* DATASET *
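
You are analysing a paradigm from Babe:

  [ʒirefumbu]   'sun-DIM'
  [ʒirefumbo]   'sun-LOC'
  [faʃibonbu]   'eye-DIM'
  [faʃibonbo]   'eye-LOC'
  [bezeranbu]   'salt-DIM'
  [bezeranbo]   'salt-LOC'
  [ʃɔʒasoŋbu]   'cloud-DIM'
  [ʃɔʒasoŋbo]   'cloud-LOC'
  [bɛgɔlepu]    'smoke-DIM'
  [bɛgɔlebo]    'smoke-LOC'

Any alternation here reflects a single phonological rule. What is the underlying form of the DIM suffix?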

* WORK REQUIRED *
Collect every line from the records above that contains the word "salt".

* ANSWER FOR THIS EXERCISE *
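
  [bezeranbu]   'salt-DIM'
  [bezeranbo]   'salt-LOC'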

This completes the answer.